TASK:
What do the entries below say? Restate them word for word.

Dataset items:
╔══
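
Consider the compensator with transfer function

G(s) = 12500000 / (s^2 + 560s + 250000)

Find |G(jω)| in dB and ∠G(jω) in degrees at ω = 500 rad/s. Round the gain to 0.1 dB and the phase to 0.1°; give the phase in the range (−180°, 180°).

At s = jω = j500:
quadratic: (j500)² + 560·j500 + 250000 = 0 + j280000 → |·| ≈ 2.8e+05, ∠ ≈ 90.00°
|G| = 12500000 / 2.8e+05 ≈ 44.643
Gain = 20 log₁₀(44.643) ≈ 33.00 dB
∠G = 0.00° − 90.00° = -90.00°

33.0 dB, -90.0°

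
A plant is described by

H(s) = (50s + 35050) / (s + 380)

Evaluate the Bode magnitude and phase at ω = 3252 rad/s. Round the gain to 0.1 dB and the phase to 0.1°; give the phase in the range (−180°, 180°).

Substitute s = j3252:
Numerator: 50(j3252) + 35050 = 35050 + j162600
Denominator: (j3252) + 380 = 380 + j3252
|N| = √(35050² + 162600²) ≈ 1.6633e+05, ∠N ≈ 77.84°
|D| = √(380² + 3252²) ≈ 3274.1, ∠D ≈ 83.34°
|H| = 1.6633e+05 / 3274.1 ≈ 50.802
Gain = 20 log₁₀(50.802) ≈ 34.12 dB
∠H = 77.84° − 83.34° = -5.50°

34.1 dB, -5.5°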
╚══
ANSWER TO THE EXERCISE:
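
Consider the compensator with transfer function

G(s) = 12500000 / (s^2 + 560s + 250000)

Find |G(jω)| in dB and ∠G(jω) in degrees at ω = 500 rad/s. Round the gain to 0.1 dB and the phase to 0.1°; give the phase in the range (−180°, 180°).

At s = jω = j500:
quadratic: (j500)² + 560·j500 + 250000 = 0 + j280000 → |·| ≈ 2.8e+05, ∠ ≈ 90.00°
|G| = 12500000 / 2.8e+05 ≈ 44.643
Gain = 20 log₁₀(44.643) ≈ 33.00 dB
∠G = 0.00° − 90.00° = -90.00°

33.0 dB, -90.0°

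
A plant is described by

H(s) = (50s + 35050) / (s + 380)

Evaluate the Bode magnitude and phase at ω = 3252 rad/s. Round the gain to 0.1 dB and the phase to 0.1°; give the phase in the range (−180°, 180°).

Substitute s = j3252:
Numerator: 50(j3252) + 35050 = 35050 + j162600
Denominator: (j3252) + 380 = 380 + j3252
|N| = √(35050² + 162600²) ≈ 1.6633e+05, ∠N ≈ 77.84°
|D| = √(380² + 3252²) ≈ 3274.1, ∠D ≈ 83.34°
|H| = 1.6633e+05 / 3274.1 ≈ 50.802
Gain = 20 log₁₀(50.802) ≈ 34.12 dB
∠H = 77.84° − 83.34° = -5.50°

34.1 dB, -5.5°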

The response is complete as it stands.